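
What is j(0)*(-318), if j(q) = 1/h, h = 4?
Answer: -159/2 ≈ -79.500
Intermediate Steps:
j(q) = 1/4
j(0)*(-318) = (1/4)*(-318) = -159/2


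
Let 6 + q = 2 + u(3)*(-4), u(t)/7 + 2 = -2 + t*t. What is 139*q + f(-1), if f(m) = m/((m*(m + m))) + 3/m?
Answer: -40039/2 ≈ -20020.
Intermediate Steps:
u(t) = -28 + 7*t² (u(t) = -14 + 7*(-2 + t*t) = -14 + 7*(-2 + t²) = -14 + (-14 + 7*t²) = -28 + 7*t²)
q = -144 (q = -6 + (2 + (-28 + 7*3²)*(-4)) = -6 + (2 + (-28 + 7*9)*(-4)) = -6 + (2 + (-28 + 63)*(-4)) = -6 + (2 + 35*(-4)) = -6 + (2 - 140) = -6 - 138 = -144)
f(m) = 7/(2*m) (f(m) = m/((m*(2*m))) + 3/m = m/((2*m²)) + 3/m = m*(1/(2*m²)) + 3/m = 1/(2*m) + 3/m = 7/(2*m))
139*q + f(-1) = 139*(-144) + (7/2)/(-1) = -20016 + (7/2)*(-1) = -20016 - 7/2 = -40039/2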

================================

Problem to solve: Print each line, exactly as written, from the one that contains "Answer: -159/2 ≈ -79.500" to the end of the data above, with both end lines included and nothing else.

Task solution:
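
Answer: -159/2 ≈ -79.500
Intermediate Steps:
j(q) = 1/4
j(0)*(-318) = (1/4)*(-318) = -159/2


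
Let 6 + q = 2 + u(3)*(-4), u(t)/7 + 2 = -2 + t*t. What is 139*q + f(-1), if f(m) = m/((m*(m + m))) + 3/m?
Answer: -40039/2 ≈ -20020.
Intermediate Steps:
u(t) = -28 + 7*t² (u(t) = -14 + 7*(-2 + t*t) = -14 + 7*(-2 + t²) = -14 + (-14 + 7*t²) = -28 + 7*t²)
q = -144 (q = -6 + (2 + (-28 + 7*3²)*(-4)) = -6 + (2 + (-28 + 7*9)*(-4)) = -6 + (2 + (-28 + 63)*(-4)) = -6 + (2 + 35*(-4)) = -6 + (2 - 140) = -6 - 138 = -144)
f(m) = 7/(2*m) (f(m) = m/((m*(2*m))) + 3/m = m/((2*m²)) + 3/m = m*(1/(2*m²)) + 3/m = 1/(2*m) + 3/m = 7/(2*m))
139*q + f(-1) = 139*(-144) + (7/2)/(-1) = -20016 + (7/2)*(-1) = -20016 - 7/2 = -40039/2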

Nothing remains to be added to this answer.